## Exercise description
What you hand back must match the listing exactly.

## Records shown
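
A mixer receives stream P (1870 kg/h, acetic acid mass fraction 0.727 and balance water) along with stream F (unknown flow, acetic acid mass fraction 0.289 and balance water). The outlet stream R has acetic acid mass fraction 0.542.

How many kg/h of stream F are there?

1367 kg/h

Let F be the unknown flow. Total out = 1870 + F.
acetic acid balance: 1359.5 + 0.289·F = 0.542·(1870 + F)
(0.289 − 0.542)·F = 0.542×1870 − 1359.5 = -345.95
F = -345.95 / -0.253 = 1367.4 kg/h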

## Final answer
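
A mixer receives stream P (1870 kg/h, acetic acid mass fraction 0.727 and balance water) along with stream F (unknown flow, acetic acid mass fraction 0.289 and balance water). The outlet stream R has acetic acid mass fraction 0.542.

How many kg/h of stream F are there?

1367 kg/h

Let F be the unknown flow. Total out = 1870 + F.
acetic acid balance: 1359.5 + 0.289·F = 0.542·(1870 + F)
(0.289 − 0.542)·F = 0.542×1870 − 1359.5 = -345.95
F = -345.95 / -0.253 = 1367.4 kg/h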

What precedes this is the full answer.